● About this exercise: For the records that follow, please set down exactly the lines between the one holding "(((11/ 9)^2 + (18/" and the one holding "(48 / 25 + (50", inclusive, and only those.

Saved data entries
▬▬▬▬▬▬
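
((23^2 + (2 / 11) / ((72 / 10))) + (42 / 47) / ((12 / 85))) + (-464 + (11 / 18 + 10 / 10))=75447 / 1034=72.97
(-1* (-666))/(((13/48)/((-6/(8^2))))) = -2997/13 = -230.54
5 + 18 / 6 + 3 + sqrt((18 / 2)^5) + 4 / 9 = 254.44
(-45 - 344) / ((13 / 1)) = -389 / 13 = -29.92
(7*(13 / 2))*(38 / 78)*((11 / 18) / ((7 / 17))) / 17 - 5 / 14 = 1193 / 756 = 1.58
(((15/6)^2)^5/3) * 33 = 107421875/1024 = 104904.17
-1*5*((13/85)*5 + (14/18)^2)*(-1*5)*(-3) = -47150/459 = -102.72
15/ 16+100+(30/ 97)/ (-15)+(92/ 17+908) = 26762047/ 26384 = 1014.33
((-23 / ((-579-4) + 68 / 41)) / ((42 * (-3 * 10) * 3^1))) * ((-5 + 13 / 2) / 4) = -943 / 240256800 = -0.00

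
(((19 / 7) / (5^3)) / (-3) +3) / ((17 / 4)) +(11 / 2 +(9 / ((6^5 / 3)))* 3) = 8874443 / 1428000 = 6.21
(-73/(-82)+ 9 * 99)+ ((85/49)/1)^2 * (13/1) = 183298985/196882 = 931.01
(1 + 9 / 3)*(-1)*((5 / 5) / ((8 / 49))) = -49 / 2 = -24.50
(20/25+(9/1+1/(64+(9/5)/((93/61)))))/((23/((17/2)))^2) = 71646279/53444870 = 1.34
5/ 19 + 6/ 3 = 2.26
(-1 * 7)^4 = 2401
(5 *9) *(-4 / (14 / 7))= -90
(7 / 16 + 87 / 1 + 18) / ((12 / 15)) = 8435 / 64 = 131.80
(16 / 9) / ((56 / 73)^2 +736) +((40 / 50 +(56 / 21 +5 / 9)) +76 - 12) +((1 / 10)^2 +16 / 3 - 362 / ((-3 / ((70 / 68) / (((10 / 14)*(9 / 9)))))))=92813979799 / 375354900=247.27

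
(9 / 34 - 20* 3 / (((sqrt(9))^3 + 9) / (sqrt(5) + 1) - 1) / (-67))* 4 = 432* sqrt(5) / 4087 + 81726 / 69479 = 1.41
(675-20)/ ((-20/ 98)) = -6419/ 2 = -3209.50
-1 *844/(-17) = 844/17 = 49.65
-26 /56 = -13 /28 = -0.46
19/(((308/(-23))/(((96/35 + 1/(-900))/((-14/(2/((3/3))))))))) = 7548301/13582800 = 0.56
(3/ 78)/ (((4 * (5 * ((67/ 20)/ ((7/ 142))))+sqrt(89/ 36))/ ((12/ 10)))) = 7192584/ 211807615175 - 882 * sqrt(89)/ 211807615175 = 0.00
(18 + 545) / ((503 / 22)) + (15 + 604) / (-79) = 667137 / 39737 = 16.79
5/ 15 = 1/ 3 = 0.33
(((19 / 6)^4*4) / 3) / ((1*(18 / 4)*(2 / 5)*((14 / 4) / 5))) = 3258025 / 30618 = 106.41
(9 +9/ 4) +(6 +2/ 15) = 17.38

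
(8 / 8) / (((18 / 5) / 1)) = 5 / 18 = 0.28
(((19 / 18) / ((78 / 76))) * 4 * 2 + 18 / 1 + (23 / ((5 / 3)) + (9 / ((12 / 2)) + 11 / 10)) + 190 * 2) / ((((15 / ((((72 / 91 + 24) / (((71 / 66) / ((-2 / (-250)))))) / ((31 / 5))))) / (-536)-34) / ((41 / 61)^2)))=-11056262212661248 / 2023386836973255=-5.46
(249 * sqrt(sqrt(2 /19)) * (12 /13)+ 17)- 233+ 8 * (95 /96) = -2497 /12+ 2988 * 19^(3 /4) * 2^(1 /4) /247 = -77.16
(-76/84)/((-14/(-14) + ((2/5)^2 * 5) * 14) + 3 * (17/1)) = -95/6636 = -0.01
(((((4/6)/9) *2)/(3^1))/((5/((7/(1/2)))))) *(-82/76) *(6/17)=-2296/43605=-0.05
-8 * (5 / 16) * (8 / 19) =-20 / 19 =-1.05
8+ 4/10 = 42/5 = 8.40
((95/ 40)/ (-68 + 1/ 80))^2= 36100/ 29582721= 0.00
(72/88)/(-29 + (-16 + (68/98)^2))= -21609/1175779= -0.02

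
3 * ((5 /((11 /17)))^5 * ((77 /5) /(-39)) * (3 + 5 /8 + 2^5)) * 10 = -8851920984375 /761332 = -11626886.80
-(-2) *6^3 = 432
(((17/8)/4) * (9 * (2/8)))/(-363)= -51/15488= -0.00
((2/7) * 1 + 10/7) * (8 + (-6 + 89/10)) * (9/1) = 5886/35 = 168.17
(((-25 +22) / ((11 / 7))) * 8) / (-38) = 84 / 209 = 0.40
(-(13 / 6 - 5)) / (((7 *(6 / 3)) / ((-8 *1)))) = -1.62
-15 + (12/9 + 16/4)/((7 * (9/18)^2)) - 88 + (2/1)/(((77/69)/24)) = -1879/33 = -56.94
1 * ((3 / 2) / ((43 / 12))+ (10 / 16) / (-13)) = 1657 / 4472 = 0.37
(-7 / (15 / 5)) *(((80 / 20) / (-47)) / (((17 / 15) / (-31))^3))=-938416500 / 230911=-4063.97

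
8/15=0.53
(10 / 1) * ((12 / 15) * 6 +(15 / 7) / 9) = 1058 / 21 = 50.38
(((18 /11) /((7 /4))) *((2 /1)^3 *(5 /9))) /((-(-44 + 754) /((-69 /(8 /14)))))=552 /781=0.71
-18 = -18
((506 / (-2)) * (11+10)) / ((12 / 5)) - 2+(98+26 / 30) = -127013 / 60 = -2116.88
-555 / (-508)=555 / 508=1.09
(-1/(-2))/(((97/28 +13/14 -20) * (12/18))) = -21/437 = -0.05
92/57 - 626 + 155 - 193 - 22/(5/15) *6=-60328/57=-1058.39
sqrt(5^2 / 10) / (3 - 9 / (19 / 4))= 19 * sqrt(10) / 42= 1.43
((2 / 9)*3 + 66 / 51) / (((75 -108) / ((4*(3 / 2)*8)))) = -1600 / 561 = -2.85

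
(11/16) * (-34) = -187/8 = -23.38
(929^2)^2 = 744839767681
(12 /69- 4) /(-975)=88 /22425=0.00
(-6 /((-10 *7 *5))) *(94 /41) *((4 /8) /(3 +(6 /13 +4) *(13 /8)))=564 /294175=0.00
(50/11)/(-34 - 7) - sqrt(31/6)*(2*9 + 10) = -14*sqrt(186)/3 - 50/451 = -63.76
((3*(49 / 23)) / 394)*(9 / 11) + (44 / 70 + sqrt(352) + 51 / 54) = 24904588 / 15699915 + 4*sqrt(22) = 20.35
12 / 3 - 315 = -311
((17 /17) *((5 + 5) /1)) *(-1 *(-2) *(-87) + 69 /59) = -101970 /59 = -1728.31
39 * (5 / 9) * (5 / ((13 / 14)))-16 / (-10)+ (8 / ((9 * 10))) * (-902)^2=3259738 / 45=72438.62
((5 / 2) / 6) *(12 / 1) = 5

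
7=7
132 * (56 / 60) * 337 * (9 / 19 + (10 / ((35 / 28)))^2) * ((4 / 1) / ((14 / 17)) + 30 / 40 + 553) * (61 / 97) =1733057679430 / 1843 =940346000.78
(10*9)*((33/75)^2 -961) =-10809072/125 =-86472.58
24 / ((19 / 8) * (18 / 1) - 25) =96 / 71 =1.35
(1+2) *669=2007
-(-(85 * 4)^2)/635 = 23120/127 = 182.05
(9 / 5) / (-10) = -0.18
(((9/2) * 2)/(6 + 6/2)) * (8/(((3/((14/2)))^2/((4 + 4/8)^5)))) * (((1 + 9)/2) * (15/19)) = 24111675/76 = 317258.88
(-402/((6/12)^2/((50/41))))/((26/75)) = -3015000/533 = -5656.66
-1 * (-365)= 365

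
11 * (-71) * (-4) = 3124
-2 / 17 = -0.12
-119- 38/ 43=-5155/ 43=-119.88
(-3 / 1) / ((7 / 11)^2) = -363 / 49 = -7.41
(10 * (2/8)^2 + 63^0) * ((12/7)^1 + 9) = 975/56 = 17.41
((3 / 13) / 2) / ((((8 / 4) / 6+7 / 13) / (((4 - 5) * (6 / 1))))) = -27 / 34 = -0.79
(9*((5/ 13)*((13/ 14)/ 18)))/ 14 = 0.01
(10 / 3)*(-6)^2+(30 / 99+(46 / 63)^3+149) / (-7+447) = 120.34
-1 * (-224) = 224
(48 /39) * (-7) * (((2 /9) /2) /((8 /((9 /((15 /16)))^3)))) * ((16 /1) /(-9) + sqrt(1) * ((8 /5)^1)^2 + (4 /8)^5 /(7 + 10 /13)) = -1024588544 /12309375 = -83.24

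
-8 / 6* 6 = -8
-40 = -40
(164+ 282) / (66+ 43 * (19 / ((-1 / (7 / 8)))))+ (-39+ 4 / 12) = -39.35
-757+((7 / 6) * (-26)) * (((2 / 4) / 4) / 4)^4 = -2381316187 / 3145728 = -757.00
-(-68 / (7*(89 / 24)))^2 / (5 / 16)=-42614784 / 1940645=-21.96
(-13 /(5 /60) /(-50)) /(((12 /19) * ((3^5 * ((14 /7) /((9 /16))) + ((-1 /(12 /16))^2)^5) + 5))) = 767637 /137795150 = 0.01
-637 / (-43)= 14.81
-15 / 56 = -0.27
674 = 674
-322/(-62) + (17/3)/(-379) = 182530/35247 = 5.18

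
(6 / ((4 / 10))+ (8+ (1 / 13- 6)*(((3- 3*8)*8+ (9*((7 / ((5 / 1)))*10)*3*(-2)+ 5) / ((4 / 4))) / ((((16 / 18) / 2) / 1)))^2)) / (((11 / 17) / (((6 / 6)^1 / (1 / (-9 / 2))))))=805930892469 / 4576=176121261.47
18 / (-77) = -18 / 77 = -0.23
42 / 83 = 0.51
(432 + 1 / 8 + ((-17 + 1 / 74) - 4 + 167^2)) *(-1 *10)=-41884205 / 148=-283001.39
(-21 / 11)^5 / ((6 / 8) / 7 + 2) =-114354828 / 9502009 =-12.03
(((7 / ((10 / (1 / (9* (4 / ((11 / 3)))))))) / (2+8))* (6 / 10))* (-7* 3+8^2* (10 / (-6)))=-29491 / 54000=-0.55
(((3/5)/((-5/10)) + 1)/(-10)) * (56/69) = 28/1725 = 0.02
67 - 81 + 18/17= -220/17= -12.94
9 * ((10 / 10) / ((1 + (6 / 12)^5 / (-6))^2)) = 331776 / 36481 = 9.09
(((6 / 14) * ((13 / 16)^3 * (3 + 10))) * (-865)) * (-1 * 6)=222347385 / 14336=15509.72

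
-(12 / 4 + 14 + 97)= -114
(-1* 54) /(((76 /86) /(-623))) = 723303 /19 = 38068.58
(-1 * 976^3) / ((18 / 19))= -981364963.56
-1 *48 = -48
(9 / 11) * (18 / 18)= 0.82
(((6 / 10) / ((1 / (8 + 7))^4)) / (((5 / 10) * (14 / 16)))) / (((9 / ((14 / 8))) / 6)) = 81000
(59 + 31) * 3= 270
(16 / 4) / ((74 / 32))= 64 / 37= 1.73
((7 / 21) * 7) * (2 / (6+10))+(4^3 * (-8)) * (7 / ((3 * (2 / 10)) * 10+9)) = -28637 / 120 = -238.64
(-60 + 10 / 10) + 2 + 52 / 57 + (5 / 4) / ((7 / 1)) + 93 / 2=-15017 / 1596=-9.41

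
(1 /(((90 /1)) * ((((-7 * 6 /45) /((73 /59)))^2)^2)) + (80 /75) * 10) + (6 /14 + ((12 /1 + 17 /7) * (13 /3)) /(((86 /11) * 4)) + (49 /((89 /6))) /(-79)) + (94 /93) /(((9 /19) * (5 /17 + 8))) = 9431455806823183651867 /706777069911039713376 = 13.34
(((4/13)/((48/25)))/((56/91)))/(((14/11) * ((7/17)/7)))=4675/1344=3.48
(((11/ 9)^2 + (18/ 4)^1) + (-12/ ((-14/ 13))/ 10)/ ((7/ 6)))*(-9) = -275803/ 4410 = -62.54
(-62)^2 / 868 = 31 / 7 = 4.43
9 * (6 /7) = 54 /7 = 7.71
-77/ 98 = -11/ 14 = -0.79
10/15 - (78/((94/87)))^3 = -117185010725/311469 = -376233.30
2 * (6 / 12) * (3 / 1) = 3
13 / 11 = 1.18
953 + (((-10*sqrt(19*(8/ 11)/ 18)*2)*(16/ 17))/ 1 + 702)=1655 - 640*sqrt(209)/ 561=1638.51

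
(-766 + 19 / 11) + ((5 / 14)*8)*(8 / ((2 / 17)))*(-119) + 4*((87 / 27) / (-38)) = -44926955 / 1881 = -23884.61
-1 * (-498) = 498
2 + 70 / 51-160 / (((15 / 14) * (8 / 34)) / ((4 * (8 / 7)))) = -147796 / 51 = -2897.96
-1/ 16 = -0.06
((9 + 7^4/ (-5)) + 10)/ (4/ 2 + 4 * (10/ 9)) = -10377/ 145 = -71.57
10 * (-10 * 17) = -1700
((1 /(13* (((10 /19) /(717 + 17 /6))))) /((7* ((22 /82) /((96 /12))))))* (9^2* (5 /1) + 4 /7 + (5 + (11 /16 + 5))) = 22408057303 /120120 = 186547.26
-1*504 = -504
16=16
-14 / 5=-2.80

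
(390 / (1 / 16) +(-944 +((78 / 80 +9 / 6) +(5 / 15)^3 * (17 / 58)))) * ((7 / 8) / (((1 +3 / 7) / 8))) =8131480273 / 313200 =25962.58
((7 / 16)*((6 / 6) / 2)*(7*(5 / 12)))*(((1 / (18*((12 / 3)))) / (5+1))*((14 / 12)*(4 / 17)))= 1715 / 4230144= 0.00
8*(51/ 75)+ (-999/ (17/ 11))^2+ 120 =3019859329/ 7225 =417973.61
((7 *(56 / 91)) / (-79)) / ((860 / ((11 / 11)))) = -14 / 220805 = -0.00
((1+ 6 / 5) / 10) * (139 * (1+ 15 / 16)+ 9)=48983 / 800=61.23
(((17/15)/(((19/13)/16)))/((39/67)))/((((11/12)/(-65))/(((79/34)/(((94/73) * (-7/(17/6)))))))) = 683135752/618849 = 1103.88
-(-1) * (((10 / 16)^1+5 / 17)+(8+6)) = 14.92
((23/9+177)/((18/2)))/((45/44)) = 71104/3645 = 19.51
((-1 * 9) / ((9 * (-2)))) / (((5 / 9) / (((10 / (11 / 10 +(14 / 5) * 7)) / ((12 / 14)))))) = 35 / 69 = 0.51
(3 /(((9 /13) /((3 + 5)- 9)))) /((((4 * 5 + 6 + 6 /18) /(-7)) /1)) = 91 /79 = 1.15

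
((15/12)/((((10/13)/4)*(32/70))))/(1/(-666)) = -151515/16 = -9469.69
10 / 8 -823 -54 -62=-937.75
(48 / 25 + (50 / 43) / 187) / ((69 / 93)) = 12003758 / 4623575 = 2.60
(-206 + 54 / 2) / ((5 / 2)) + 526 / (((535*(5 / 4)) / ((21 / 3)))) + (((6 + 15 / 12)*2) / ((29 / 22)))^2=146873 / 2675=54.91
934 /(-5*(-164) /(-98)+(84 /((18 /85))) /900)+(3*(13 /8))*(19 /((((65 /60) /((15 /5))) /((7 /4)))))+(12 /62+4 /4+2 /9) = 77818061341 /234067608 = 332.46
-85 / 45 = -17 / 9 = -1.89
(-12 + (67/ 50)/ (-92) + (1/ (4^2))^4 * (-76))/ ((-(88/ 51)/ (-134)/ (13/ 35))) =-5028356852961/ 14508032000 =-346.59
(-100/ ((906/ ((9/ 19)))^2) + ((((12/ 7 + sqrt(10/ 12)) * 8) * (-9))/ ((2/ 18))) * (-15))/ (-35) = -192016523493/ 403326889 - 324 * sqrt(30)/ 7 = -729.60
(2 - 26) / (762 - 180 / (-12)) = -8 / 259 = -0.03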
▬▬▬▬▬▬
● Exercise response:
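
(((11/ 9)^2 + (18/ 4)^1) + (-12/ ((-14/ 13))/ 10)/ ((7/ 6)))*(-9) = -275803/ 4410 = -62.54
(-62)^2 / 868 = 31 / 7 = 4.43
9 * (6 /7) = 54 /7 = 7.71
-77/ 98 = -11/ 14 = -0.79
10/15 - (78/((94/87)))^3 = -117185010725/311469 = -376233.30
2 * (6 / 12) * (3 / 1) = 3
13 / 11 = 1.18
953 + (((-10*sqrt(19*(8/ 11)/ 18)*2)*(16/ 17))/ 1 + 702)=1655 - 640*sqrt(209)/ 561=1638.51

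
(-766 + 19 / 11) + ((5 / 14)*8)*(8 / ((2 / 17)))*(-119) + 4*((87 / 27) / (-38)) = -44926955 / 1881 = -23884.61
-1 * (-498) = 498
2 + 70 / 51-160 / (((15 / 14) * (8 / 34)) / ((4 * (8 / 7)))) = -147796 / 51 = -2897.96
-1/ 16 = -0.06
((9 + 7^4/ (-5)) + 10)/ (4/ 2 + 4 * (10/ 9)) = -10377/ 145 = -71.57
10 * (-10 * 17) = -1700
((1 /(13* (((10 /19) /(717 + 17 /6))))) /((7* ((22 /82) /((96 /12))))))* (9^2* (5 /1) + 4 /7 + (5 + (11 /16 + 5))) = 22408057303 /120120 = 186547.26
-1*504 = -504
16=16
-14 / 5=-2.80

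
(390 / (1 / 16) +(-944 +((78 / 80 +9 / 6) +(5 / 15)^3 * (17 / 58)))) * ((7 / 8) / (((1 +3 / 7) / 8))) =8131480273 / 313200 =25962.58
((7 / 16)*((6 / 6) / 2)*(7*(5 / 12)))*(((1 / (18*((12 / 3)))) / (5+1))*((14 / 12)*(4 / 17)))= 1715 / 4230144= 0.00
8*(51/ 75)+ (-999/ (17/ 11))^2+ 120 =3019859329/ 7225 =417973.61
((7 *(56 / 91)) / (-79)) / ((860 / ((11 / 11)))) = -14 / 220805 = -0.00
((1+ 6 / 5) / 10) * (139 * (1+ 15 / 16)+ 9)=48983 / 800=61.23
(((17/15)/(((19/13)/16)))/((39/67)))/((((11/12)/(-65))/(((79/34)/(((94/73) * (-7/(17/6)))))))) = 683135752/618849 = 1103.88
-(-1) * (((10 / 16)^1+5 / 17)+(8+6)) = 14.92
((23/9+177)/((18/2)))/((45/44)) = 71104/3645 = 19.51
((-1 * 9) / ((9 * (-2)))) / (((5 / 9) / (((10 / (11 / 10 +(14 / 5) * 7)) / ((12 / 14)))))) = 35 / 69 = 0.51
(3 /(((9 /13) /((3 + 5)- 9)))) /((((4 * 5 + 6 + 6 /18) /(-7)) /1)) = 91 /79 = 1.15

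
((15/12)/((((10/13)/4)*(32/70))))/(1/(-666)) = -151515/16 = -9469.69
10 / 8 -823 -54 -62=-937.75
(48 / 25 + (50 / 43) / 187) / ((69 / 93)) = 12003758 / 4623575 = 2.60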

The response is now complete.